[RECORDS FOR THE EXERCISE — start]
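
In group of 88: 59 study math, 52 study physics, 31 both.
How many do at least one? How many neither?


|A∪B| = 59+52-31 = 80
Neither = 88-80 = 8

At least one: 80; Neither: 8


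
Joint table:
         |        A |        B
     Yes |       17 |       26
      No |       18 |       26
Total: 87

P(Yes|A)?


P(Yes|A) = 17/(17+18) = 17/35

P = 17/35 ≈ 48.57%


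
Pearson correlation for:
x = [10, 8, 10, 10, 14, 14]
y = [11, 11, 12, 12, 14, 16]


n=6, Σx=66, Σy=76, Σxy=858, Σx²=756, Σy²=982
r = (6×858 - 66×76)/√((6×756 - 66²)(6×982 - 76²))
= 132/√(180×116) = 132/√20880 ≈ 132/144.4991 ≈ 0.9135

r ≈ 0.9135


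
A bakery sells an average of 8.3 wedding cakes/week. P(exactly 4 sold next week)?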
[RECORDS FOR THE EXERCISE — finish]
[RECORDS FOR THE EXERCISE — start]
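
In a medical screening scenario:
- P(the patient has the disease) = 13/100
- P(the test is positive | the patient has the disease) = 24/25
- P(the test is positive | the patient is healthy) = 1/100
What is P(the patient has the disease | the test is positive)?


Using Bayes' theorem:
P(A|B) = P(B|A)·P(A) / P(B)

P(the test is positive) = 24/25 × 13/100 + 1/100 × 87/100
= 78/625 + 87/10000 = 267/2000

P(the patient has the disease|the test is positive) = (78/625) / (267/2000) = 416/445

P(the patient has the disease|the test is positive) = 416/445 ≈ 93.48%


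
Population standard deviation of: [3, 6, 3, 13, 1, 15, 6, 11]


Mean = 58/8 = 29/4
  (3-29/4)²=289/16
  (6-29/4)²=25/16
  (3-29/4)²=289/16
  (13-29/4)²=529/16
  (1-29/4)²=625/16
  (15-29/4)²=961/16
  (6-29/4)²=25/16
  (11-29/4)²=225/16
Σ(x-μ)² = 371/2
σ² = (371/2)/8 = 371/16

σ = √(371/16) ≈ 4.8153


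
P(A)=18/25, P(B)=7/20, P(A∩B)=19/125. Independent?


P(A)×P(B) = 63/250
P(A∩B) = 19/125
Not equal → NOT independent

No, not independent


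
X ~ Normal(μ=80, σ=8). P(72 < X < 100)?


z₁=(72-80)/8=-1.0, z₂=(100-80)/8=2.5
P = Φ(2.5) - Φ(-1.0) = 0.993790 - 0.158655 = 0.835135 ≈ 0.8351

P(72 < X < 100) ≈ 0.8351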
[RECORDS FOR THE EXERCISE — finish]
PROBLEM DETAILS.
Your reply is to repeat, unchanged, the lines above running from the one with "x = [10, 8, 10, 10, 14, 14]" up to and including the one with "A bakery sells".

OUTPUT FOR THIS TASK.
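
x = [10, 8, 10, 10, 14, 14]
y = [11, 11, 12, 12, 14, 16]


n=6, Σx=66, Σy=76, Σxy=858, Σx²=756, Σy²=982
r = (6×858 - 66×76)/√((6×756 - 66²)(6×982 - 76²))
= 132/√(180×116) = 132/√20880 ≈ 132/144.4991 ≈ 0.9135

r ≈ 0.9135


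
A bakery sells an average of 8.3 wedding cakes/week. P(exactly 4 sold next week)?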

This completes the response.